Problem statement |
Transcribe word for word the lines below from the line with "q2 --0--> q1" through the line with "q6 --1--> q5", ends included.
Supplied records START
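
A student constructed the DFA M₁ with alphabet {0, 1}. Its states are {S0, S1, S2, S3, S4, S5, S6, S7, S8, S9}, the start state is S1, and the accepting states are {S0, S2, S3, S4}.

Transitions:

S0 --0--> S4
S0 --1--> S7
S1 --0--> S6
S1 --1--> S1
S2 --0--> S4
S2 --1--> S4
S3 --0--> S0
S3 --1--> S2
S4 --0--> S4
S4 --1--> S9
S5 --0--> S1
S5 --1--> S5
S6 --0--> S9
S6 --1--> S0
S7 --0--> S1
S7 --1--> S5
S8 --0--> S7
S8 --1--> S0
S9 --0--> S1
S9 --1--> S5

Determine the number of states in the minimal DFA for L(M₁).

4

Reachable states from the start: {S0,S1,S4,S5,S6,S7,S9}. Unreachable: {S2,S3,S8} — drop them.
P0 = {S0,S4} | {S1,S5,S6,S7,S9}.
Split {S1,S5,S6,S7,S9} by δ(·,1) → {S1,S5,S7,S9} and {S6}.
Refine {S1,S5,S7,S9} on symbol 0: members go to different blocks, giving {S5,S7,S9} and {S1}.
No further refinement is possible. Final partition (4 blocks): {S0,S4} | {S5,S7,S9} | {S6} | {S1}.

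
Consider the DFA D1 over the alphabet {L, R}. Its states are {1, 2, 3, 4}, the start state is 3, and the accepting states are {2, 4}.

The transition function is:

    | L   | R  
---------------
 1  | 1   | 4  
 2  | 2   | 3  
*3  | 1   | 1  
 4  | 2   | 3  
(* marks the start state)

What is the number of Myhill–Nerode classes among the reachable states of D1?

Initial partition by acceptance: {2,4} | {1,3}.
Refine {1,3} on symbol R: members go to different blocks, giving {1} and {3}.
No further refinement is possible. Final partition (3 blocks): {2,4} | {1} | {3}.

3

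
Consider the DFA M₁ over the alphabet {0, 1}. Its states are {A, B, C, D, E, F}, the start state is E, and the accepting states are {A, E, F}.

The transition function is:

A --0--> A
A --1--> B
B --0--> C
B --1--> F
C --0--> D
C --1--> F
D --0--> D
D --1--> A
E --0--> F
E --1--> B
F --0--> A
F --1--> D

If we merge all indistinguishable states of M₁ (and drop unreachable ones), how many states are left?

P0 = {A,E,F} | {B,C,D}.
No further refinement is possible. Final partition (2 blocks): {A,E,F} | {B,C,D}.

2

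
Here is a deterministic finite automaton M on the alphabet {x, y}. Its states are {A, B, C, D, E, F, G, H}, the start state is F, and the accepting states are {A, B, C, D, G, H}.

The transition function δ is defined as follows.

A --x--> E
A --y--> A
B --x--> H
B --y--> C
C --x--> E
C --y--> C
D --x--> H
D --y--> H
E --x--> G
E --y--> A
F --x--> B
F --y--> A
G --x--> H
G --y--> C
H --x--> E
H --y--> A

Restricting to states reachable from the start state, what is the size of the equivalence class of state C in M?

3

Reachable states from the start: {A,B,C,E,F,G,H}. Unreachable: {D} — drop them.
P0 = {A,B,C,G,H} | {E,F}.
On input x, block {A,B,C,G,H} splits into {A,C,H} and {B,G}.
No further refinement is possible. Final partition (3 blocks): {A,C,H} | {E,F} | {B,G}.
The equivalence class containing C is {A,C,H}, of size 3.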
Supplied records END
Supplied records START
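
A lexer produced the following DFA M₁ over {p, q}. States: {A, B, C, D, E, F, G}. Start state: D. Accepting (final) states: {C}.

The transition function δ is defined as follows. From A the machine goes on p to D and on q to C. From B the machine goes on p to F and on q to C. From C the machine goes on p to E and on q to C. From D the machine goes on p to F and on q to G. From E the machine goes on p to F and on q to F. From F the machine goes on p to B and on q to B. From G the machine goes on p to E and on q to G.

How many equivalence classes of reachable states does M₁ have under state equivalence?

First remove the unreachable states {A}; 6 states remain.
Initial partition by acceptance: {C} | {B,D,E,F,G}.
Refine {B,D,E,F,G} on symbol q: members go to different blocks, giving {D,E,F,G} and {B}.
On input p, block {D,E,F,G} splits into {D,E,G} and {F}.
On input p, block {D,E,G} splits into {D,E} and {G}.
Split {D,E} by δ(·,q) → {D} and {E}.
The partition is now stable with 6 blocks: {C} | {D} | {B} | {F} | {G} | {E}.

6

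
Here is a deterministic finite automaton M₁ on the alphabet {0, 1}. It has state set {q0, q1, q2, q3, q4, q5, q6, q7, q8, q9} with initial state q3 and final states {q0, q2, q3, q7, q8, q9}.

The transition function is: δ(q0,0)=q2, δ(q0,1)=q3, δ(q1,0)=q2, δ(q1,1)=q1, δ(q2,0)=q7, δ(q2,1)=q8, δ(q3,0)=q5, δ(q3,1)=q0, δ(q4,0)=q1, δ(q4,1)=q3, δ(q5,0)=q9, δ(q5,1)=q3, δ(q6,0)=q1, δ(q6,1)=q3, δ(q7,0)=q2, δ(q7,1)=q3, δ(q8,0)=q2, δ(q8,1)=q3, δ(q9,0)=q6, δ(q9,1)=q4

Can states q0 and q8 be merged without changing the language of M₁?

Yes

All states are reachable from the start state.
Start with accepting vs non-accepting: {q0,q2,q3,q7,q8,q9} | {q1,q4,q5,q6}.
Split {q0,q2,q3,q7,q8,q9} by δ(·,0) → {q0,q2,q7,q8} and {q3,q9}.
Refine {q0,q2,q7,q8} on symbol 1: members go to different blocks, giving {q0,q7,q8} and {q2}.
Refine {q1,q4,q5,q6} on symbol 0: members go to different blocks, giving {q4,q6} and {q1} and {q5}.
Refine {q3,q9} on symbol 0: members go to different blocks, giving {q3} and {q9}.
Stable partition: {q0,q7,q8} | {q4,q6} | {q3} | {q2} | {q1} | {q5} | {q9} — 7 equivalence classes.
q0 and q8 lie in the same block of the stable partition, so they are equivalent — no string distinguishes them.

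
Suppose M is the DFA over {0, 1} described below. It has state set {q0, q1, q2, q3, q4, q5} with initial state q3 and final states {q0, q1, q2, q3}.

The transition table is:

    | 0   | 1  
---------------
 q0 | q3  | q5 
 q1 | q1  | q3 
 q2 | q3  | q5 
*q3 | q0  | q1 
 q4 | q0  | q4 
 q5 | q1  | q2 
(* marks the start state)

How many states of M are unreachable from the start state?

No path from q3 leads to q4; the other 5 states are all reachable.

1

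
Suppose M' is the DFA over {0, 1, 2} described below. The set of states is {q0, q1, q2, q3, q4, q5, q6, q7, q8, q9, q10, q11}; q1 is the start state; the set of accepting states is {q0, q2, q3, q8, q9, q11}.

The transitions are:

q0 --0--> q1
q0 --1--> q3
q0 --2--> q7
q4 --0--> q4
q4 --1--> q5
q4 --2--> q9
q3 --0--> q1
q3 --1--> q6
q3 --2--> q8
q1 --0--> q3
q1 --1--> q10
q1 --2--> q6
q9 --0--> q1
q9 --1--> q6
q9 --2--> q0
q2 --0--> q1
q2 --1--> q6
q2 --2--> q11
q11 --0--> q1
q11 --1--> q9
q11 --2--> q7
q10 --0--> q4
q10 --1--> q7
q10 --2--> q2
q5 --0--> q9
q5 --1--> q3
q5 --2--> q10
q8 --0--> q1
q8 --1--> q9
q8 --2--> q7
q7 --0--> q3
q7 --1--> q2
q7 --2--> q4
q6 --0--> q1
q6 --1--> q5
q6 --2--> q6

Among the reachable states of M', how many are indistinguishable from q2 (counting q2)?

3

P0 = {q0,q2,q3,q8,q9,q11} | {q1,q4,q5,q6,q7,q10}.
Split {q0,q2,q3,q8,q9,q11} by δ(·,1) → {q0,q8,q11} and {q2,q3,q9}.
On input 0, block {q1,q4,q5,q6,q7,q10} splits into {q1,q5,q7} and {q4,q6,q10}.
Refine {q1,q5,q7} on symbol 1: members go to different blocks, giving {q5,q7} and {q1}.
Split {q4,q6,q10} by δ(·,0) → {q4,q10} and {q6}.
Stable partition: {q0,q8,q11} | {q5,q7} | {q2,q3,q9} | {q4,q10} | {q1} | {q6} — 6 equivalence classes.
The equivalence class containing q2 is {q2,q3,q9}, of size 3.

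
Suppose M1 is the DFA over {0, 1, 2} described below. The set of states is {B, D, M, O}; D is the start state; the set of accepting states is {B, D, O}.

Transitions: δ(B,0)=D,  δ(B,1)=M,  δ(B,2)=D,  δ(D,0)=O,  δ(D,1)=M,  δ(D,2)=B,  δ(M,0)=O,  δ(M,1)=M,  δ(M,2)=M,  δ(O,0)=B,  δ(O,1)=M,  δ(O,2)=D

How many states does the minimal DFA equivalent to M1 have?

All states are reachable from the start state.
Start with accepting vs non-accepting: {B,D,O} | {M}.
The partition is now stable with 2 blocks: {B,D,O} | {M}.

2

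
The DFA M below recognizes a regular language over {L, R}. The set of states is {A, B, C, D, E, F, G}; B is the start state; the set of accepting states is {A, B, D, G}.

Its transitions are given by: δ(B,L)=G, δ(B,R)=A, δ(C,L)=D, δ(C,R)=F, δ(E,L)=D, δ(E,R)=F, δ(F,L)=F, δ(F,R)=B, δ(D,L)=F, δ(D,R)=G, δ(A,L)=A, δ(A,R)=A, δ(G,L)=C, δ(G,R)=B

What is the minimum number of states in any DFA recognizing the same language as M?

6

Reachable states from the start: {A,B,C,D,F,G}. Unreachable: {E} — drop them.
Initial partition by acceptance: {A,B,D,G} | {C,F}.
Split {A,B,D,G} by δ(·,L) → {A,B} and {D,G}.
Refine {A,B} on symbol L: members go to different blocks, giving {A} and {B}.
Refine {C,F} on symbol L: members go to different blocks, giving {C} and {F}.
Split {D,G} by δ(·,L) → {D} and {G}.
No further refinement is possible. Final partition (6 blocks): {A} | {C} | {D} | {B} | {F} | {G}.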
Supplied records END
Supplied records START
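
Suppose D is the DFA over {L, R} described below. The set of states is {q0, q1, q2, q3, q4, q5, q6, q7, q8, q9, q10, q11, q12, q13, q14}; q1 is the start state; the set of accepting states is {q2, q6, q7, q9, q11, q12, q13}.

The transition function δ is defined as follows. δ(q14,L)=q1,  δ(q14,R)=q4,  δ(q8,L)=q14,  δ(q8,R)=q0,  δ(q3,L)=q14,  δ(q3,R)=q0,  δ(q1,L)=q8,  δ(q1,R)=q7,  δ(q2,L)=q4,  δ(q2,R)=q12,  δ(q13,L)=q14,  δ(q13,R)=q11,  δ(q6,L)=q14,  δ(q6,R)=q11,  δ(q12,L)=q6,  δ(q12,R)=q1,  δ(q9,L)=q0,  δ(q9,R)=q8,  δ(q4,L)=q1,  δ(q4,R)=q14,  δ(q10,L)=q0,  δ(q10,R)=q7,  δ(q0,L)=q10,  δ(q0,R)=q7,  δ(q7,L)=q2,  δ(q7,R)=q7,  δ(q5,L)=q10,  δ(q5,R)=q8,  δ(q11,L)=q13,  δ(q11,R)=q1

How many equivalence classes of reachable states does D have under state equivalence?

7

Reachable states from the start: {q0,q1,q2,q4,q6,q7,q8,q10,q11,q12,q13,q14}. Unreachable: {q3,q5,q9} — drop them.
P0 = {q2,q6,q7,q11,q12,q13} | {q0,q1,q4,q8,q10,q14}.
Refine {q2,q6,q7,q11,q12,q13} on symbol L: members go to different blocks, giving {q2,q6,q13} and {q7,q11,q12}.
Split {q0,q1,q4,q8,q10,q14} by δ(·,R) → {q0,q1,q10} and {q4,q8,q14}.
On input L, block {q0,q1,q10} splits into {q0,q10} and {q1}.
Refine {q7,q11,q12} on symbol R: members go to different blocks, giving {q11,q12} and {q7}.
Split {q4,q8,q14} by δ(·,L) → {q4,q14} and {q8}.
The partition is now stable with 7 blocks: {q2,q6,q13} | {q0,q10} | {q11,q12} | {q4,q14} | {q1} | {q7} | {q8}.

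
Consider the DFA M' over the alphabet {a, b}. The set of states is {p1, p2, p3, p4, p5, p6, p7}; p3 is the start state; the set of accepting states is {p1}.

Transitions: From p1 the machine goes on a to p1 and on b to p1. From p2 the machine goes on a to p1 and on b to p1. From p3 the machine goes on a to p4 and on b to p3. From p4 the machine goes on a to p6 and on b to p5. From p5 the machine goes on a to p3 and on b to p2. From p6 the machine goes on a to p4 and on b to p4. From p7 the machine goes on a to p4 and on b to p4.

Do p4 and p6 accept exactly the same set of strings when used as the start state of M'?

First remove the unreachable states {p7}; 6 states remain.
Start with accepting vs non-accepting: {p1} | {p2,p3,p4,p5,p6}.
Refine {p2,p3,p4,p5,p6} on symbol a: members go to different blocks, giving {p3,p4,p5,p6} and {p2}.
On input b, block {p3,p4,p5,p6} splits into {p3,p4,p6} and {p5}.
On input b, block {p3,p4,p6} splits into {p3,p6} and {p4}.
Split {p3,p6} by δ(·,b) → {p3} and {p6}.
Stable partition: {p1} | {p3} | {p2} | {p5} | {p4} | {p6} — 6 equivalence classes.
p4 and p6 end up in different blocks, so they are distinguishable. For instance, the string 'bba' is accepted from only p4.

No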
Supplied records END
Output of the exercise |
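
q2 --0--> q1
q2 --1--> q6
q2 --2--> q11
q11 --0--> q1
q11 --1--> q9
q11 --2--> q7
q10 --0--> q4
q10 --1--> q7
q10 --2--> q2
q5 --0--> q9
q5 --1--> q3
q5 --2--> q10
q8 --0--> q1
q8 --1--> q9
q8 --2--> q7
q7 --0--> q3
q7 --1--> q2
q7 --2--> q4
q6 --0--> q1
q6 --1--> q5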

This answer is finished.